Check which lines in the records hold "bets" and report how many there are, with no other text.
-------
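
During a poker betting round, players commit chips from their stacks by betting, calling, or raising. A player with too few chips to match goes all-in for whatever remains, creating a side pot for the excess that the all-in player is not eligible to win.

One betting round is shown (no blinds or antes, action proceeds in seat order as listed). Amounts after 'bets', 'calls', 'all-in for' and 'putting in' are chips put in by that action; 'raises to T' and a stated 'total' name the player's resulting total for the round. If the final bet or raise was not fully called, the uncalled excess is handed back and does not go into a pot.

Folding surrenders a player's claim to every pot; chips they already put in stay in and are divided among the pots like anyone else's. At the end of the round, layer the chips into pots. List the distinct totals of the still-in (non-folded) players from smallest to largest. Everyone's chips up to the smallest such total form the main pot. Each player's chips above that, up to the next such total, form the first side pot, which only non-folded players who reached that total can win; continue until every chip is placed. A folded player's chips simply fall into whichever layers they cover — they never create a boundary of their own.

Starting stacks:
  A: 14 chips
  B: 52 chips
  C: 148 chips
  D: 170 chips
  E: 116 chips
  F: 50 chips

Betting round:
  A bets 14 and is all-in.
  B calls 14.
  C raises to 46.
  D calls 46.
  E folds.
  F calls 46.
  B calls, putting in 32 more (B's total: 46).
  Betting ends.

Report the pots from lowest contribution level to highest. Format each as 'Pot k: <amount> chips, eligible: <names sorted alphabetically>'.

Pot 1: 70 chips, eligible: A, B, C, D, F
Pot 2: 128 chips, eligible: B, C, D, F

Derivation:
Contributions: A=14, B=46, C=46, D=46, F=46
Folded: E
Pot levels (distinct totals of non-folded players): 14, 46
Layer 1-14: 14 each from A, B, C, D, F = 14*5 = 70 chips; eligible A, B, C, D, F
Layer 15-46: 32 each from B, C, D, F = 32*4 = 128 chips; eligible B, C, D, F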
-------
THE COMPLETED TASK => 2